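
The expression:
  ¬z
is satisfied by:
  {z: False}


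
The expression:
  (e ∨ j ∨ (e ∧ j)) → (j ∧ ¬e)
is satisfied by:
  {e: False}


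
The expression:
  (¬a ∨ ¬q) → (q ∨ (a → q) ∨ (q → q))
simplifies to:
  True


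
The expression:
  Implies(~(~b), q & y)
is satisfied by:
  {q: True, y: True, b: False}
  {q: True, y: False, b: False}
  {y: True, q: False, b: False}
  {q: False, y: False, b: False}
  {b: True, q: True, y: True}


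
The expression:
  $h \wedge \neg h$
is never true.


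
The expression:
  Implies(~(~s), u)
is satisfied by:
  {u: True, s: False}
  {s: False, u: False}
  {s: True, u: True}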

□ □ □ □

Repeat each entry word for word.

→ **Result of this exercise**:
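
The expression:
  ¬z
is satisfied by:
  {z: False}


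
The expression:
  (e ∨ j ∨ (e ∧ j)) → (j ∧ ¬e)
is satisfied by:
  {e: False}


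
The expression:
  (¬a ∨ ¬q) → (q ∨ (a → q) ∨ (q → q))
simplifies to:
  True


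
The expression:
  Implies(~(~b), q & y)
is satisfied by:
  {q: True, y: True, b: False}
  {q: True, y: False, b: False}
  {y: True, q: False, b: False}
  {q: False, y: False, b: False}
  {b: True, q: True, y: True}


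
The expression:
  $h \wedge \neg h$
is never true.


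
The expression:
  Implies(~(~s), u)
is satisfied by:
  {u: True, s: False}
  {s: False, u: False}
  {s: True, u: True}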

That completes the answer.